**Task brief:**
The response should be a faithful copy of every record, with nothing left out.

※ ※ ※

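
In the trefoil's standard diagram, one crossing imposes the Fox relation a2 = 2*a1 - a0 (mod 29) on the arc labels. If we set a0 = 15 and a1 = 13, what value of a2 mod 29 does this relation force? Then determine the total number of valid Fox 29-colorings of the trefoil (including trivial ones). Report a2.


Step 1: Apply the given crossing relation 2*a1 - a0 - a2 = 0 (mod 29).
  a2 = 2*a1 - a0 mod 29
  a2 = 2*13 - 15 mod 29
  a2 = 26 - 15 mod 29
  a2 = 11 mod 29 = 11
Step 2: The trefoil has determinant 3.
  Number of Fox p-colorings (p prime) is p^2 if p = 3, else p.
  Since 29 does not divide 3, only trivial (constant) colorings exist.
  (So the trial a0 = 15, a1 = 13 with a0 != a1 does NOT extend to a valid coloring of the whole trefoil: the other two crossing relations require 3*(a1 - a0) = 0 (mod 29), which fails.)
  Total colorings = 29
Step 3: a2 = 11, total Fox 29-colorings = 29

11


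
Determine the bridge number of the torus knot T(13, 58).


The bridge number of T(p,q) is min(p,q).
min(13, 58) = 13

13


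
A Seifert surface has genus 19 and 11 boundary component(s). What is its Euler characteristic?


chi = 2 - 2g - b
= 2 - 2*19 - 11
= 2 - 38 - 11 = -47

-47


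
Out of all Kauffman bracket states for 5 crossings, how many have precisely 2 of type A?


We choose which 2 of 5 crossings get A-smoothings.
C(5, 2) = 5! / (2! * 3!)
= 10

10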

※ ※ ※

**Your response:**
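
In the trefoil's standard diagram, one crossing imposes the Fox relation a2 = 2*a1 - a0 (mod 29) on the arc labels. If we set a0 = 15 and a1 = 13, what value of a2 mod 29 does this relation force? Then determine the total number of valid Fox 29-colorings of the trefoil (including trivial ones). Report a2.


Step 1: Apply the given crossing relation 2*a1 - a0 - a2 = 0 (mod 29).
  a2 = 2*a1 - a0 mod 29
  a2 = 2*13 - 15 mod 29
  a2 = 26 - 15 mod 29
  a2 = 11 mod 29 = 11
Step 2: The trefoil has determinant 3.
  Number of Fox p-colorings (p prime) is p^2 if p = 3, else p.
  Since 29 does not divide 3, only trivial (constant) colorings exist.
  (So the trial a0 = 15, a1 = 13 with a0 != a1 does NOT extend to a valid coloring of the whole trefoil: the other two crossing relations require 3*(a1 - a0) = 0 (mod 29), which fails.)
  Total colorings = 29
Step 3: a2 = 11, total Fox 29-colorings = 29

11


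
Determine the bridge number of the torus knot T(13, 58).


The bridge number of T(p,q) is min(p,q).
min(13, 58) = 13

13


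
A Seifert surface has genus 19 and 11 boundary component(s). What is its Euler characteristic?


chi = 2 - 2g - b
= 2 - 2*19 - 11
= 2 - 38 - 11 = -47

-47


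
Out of all Kauffman bracket states for 5 crossings, how many have precisely 2 of type A?


We choose which 2 of 5 crossings get A-smoothings.
C(5, 2) = 5! / (2! * 3!)
= 10

10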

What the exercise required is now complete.